EXTRACTED INFORMATION
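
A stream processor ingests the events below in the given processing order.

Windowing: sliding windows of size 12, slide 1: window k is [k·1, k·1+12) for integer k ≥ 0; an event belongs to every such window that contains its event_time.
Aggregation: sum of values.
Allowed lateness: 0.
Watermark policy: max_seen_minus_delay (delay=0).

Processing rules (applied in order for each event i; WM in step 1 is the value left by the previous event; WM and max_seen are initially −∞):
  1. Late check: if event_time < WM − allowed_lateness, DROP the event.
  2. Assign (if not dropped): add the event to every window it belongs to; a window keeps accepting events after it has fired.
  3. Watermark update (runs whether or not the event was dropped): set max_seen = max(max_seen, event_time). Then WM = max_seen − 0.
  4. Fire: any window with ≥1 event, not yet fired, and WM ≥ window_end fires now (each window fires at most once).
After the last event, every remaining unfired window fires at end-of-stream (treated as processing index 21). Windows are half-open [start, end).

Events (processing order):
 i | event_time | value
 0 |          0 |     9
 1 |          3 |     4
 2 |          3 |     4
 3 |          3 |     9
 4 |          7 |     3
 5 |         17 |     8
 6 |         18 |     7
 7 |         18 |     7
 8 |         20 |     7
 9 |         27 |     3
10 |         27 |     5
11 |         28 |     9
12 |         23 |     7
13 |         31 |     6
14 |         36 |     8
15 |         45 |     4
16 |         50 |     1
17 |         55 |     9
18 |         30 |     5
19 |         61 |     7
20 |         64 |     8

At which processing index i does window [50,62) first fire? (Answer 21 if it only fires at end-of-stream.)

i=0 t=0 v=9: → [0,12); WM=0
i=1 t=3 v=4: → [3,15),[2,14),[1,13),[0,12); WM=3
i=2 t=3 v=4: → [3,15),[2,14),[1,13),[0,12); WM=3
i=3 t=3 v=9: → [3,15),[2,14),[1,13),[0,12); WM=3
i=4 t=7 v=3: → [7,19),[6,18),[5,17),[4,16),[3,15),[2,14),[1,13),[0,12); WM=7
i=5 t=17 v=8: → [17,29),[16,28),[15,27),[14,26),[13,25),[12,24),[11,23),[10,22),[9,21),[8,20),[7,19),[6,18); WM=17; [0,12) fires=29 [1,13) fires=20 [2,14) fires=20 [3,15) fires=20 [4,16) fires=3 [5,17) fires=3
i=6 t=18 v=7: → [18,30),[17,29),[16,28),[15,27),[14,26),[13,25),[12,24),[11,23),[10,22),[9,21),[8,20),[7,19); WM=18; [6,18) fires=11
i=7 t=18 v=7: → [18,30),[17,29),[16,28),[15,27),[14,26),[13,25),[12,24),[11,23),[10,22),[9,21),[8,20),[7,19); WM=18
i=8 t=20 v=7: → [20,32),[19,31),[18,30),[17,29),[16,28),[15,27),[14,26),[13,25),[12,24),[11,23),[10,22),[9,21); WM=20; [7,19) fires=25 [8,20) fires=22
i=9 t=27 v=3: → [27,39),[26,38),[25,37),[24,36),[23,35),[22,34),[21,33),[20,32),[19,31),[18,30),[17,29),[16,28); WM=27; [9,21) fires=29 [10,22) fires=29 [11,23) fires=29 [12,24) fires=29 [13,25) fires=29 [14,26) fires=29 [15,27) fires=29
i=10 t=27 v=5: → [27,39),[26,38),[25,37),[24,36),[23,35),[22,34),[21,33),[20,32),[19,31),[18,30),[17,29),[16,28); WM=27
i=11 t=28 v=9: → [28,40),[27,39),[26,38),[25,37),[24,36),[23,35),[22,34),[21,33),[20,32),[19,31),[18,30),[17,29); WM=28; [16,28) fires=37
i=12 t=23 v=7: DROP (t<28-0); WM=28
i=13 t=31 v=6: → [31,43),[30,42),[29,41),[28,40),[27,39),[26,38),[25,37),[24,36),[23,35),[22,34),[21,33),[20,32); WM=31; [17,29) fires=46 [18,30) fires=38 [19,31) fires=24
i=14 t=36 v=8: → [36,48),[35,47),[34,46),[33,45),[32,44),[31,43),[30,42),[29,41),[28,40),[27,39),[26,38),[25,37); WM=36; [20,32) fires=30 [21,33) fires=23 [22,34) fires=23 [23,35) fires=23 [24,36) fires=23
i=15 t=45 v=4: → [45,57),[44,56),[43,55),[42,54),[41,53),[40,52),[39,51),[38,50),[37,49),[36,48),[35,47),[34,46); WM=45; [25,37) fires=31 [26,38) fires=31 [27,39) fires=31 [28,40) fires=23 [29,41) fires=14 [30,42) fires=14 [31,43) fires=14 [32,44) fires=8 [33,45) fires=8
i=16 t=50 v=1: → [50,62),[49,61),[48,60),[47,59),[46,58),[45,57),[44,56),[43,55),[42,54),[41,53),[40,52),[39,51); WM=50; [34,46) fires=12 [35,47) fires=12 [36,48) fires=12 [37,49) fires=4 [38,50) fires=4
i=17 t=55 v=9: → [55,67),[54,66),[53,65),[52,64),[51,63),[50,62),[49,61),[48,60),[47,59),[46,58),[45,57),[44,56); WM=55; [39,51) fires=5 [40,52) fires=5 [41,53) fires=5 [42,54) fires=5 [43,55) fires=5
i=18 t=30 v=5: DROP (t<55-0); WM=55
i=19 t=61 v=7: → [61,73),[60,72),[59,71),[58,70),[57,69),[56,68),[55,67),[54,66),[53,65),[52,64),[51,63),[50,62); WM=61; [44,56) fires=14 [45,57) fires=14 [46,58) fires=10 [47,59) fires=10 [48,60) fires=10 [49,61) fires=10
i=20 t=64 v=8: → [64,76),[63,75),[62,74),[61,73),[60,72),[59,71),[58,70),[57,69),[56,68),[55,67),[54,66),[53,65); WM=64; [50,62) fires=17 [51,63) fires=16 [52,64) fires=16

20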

EXERCISE PROMPT
Write out the data above again, word for word.

EXERCISE RESPONSE
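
A stream processor ingests the events below in the given processing order.

Windowing: sliding windows of size 12, slide 1: window k is [k·1, k·1+12) for integer k ≥ 0; an event belongs to every such window that contains its event_time.
Aggregation: sum of values.
Allowed lateness: 0.
Watermark policy: max_seen_minus_delay (delay=0).

Processing rules (applied in order for each event i; WM in step 1 is the value left by the previous event; WM and max_seen are initially −∞):
  1. Late check: if event_time < WM − allowed_lateness, DROP the event.
  2. Assign (if not dropped): add the event to every window it belongs to; a window keeps accepting events after it has fired.
  3. Watermark update (runs whether or not the event was dropped): set max_seen = max(max_seen, event_time). Then WM = max_seen − 0.
  4. Fire: any window with ≥1 event, not yet fired, and WM ≥ window_end fires now (each window fires at most once).
After the last event, every remaining unfired window fires at end-of-stream (treated as processing index 21). Windows are half-open [start, end).

Events (processing order):
 i | event_time | value
 0 |          0 |     9
 1 |          3 |     4
 2 |          3 |     4
 3 |          3 |     9
 4 |          7 |     3
 5 |         17 |     8
 6 |         18 |     7
 7 |         18 |     7
 8 |         20 |     7
 9 |         27 |     3
10 |         27 |     5
11 |         28 |     9
12 |         23 |     7
13 |         31 |     6
14 |         36 |     8
15 |         45 |     4
16 |         50 |     1
17 |         55 |     9
18 |         30 |     5
19 |         61 |     7
20 |         64 |     8

At which processing index i does window [50,62) first fire? (Answer 21 if it only fires at end-of-stream.)

i=0 t=0 v=9: → [0,12); WM=0
i=1 t=3 v=4: → [3,15),[2,14),[1,13),[0,12); WM=3
i=2 t=3 v=4: → [3,15),[2,14),[1,13),[0,12); WM=3
i=3 t=3 v=9: → [3,15),[2,14),[1,13),[0,12); WM=3
i=4 t=7 v=3: → [7,19),[6,18),[5,17),[4,16),[3,15),[2,14),[1,13),[0,12); WM=7
i=5 t=17 v=8: → [17,29),[16,28),[15,27),[14,26),[13,25),[12,24),[11,23),[10,22),[9,21),[8,20),[7,19),[6,18); WM=17; [0,12) fires=29 [1,13) fires=20 [2,14) fires=20 [3,15) fires=20 [4,16) fires=3 [5,17) fires=3
i=6 t=18 v=7: → [18,30),[17,29),[16,28),[15,27),[14,26),[13,25),[12,24),[11,23),[10,22),[9,21),[8,20),[7,19); WM=18; [6,18) fires=11
i=7 t=18 v=7: → [18,30),[17,29),[16,28),[15,27),[14,26),[13,25),[12,24),[11,23),[10,22),[9,21),[8,20),[7,19); WM=18
i=8 t=20 v=7: → [20,32),[19,31),[18,30),[17,29),[16,28),[15,27),[14,26),[13,25),[12,24),[11,23),[10,22),[9,21); WM=20; [7,19) fires=25 [8,20) fires=22
i=9 t=27 v=3: → [27,39),[26,38),[25,37),[24,36),[23,35),[22,34),[21,33),[20,32),[19,31),[18,30),[17,29),[16,28); WM=27; [9,21) fires=29 [10,22) fires=29 [11,23) fires=29 [12,24) fires=29 [13,25) fires=29 [14,26) fires=29 [15,27) fires=29
i=10 t=27 v=5: → [27,39),[26,38),[25,37),[24,36),[23,35),[22,34),[21,33),[20,32),[19,31),[18,30),[17,29),[16,28); WM=27
i=11 t=28 v=9: → [28,40),[27,39),[26,38),[25,37),[24,36),[23,35),[22,34),[21,33),[20,32),[19,31),[18,30),[17,29); WM=28; [16,28) fires=37
i=12 t=23 v=7: DROP (t<28-0); WM=28
i=13 t=31 v=6: → [31,43),[30,42),[29,41),[28,40),[27,39),[26,38),[25,37),[24,36),[23,35),[22,34),[21,33),[20,32); WM=31; [17,29) fires=46 [18,30) fires=38 [19,31) fires=24
i=14 t=36 v=8: → [36,48),[35,47),[34,46),[33,45),[32,44),[31,43),[30,42),[29,41),[28,40),[27,39),[26,38),[25,37); WM=36; [20,32) fires=30 [21,33) fires=23 [22,34) fires=23 [23,35) fires=23 [24,36) fires=23
i=15 t=45 v=4: → [45,57),[44,56),[43,55),[42,54),[41,53),[40,52),[39,51),[38,50),[37,49),[36,48),[35,47),[34,46); WM=45; [25,37) fires=31 [26,38) fires=31 [27,39) fires=31 [28,40) fires=23 [29,41) fires=14 [30,42) fires=14 [31,43) fires=14 [32,44) fires=8 [33,45) fires=8
i=16 t=50 v=1: → [50,62),[49,61),[48,60),[47,59),[46,58),[45,57),[44,56),[43,55),[42,54),[41,53),[40,52),[39,51); WM=50; [34,46) fires=12 [35,47) fires=12 [36,48) fires=12 [37,49) fires=4 [38,50) fires=4
i=17 t=55 v=9: → [55,67),[54,66),[53,65),[52,64),[51,63),[50,62),[49,61),[48,60),[47,59),[46,58),[45,57),[44,56); WM=55; [39,51) fires=5 [40,52) fires=5 [41,53) fires=5 [42,54) fires=5 [43,55) fires=5
i=18 t=30 v=5: DROP (t<55-0); WM=55
i=19 t=61 v=7: → [61,73),[60,72),[59,71),[58,70),[57,69),[56,68),[55,67),[54,66),[53,65),[52,64),[51,63),[50,62); WM=61; [44,56) fires=14 [45,57) fires=14 [46,58) fires=10 [47,59) fires=10 [48,60) fires=10 [49,61) fires=10
i=20 t=64 v=8: → [64,76),[63,75),[62,74),[61,73),[60,72),[59,71),[58,70),[57,69),[56,68),[55,67),[54,66),[53,65); WM=64; [50,62) fires=17 [51,63) fires=16 [52,64) fires=16

20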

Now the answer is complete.